Try it: Locate all lines in the data below that hold "Consider" and show them.

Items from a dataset

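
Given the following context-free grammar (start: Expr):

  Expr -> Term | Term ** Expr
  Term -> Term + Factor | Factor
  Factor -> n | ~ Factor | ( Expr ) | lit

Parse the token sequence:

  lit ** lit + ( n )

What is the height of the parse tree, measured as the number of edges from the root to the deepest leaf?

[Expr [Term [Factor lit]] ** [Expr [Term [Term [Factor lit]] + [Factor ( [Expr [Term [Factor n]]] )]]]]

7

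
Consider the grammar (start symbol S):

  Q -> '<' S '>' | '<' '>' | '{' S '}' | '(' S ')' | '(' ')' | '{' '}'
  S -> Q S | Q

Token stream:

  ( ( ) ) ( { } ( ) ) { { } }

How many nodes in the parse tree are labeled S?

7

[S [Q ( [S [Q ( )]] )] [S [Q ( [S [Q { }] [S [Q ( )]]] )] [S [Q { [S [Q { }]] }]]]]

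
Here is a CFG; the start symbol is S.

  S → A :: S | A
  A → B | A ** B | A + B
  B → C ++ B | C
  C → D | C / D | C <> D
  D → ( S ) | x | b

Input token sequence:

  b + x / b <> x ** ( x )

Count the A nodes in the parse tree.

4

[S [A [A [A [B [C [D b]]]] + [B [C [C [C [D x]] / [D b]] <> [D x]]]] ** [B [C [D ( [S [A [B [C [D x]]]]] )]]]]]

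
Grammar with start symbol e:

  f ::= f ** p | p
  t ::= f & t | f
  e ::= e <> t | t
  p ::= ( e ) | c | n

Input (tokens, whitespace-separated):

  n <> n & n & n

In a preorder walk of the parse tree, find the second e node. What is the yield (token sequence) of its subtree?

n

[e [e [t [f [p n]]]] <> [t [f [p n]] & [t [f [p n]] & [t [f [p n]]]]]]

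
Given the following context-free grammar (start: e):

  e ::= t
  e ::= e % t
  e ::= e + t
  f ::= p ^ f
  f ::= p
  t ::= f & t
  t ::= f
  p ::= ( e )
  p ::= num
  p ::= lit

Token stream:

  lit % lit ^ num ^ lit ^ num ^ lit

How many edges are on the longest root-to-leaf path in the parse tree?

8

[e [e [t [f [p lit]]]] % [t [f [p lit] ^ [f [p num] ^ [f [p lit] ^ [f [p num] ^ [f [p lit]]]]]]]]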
==
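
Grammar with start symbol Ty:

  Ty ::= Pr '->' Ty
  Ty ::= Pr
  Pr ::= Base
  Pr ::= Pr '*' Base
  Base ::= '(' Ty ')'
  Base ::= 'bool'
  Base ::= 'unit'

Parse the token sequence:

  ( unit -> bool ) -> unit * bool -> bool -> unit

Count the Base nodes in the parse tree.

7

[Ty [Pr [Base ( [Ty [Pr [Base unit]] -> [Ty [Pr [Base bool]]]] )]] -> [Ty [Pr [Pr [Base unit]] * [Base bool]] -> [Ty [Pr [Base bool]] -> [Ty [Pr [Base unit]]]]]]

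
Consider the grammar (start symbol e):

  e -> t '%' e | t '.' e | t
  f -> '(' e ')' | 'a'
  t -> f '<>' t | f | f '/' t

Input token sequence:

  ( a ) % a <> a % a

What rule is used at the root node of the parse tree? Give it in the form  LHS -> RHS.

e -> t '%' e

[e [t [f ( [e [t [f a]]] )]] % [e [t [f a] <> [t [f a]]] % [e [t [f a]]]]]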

Answer section:
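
Consider the grammar (start symbol S):
Consider the grammar (start symbol e):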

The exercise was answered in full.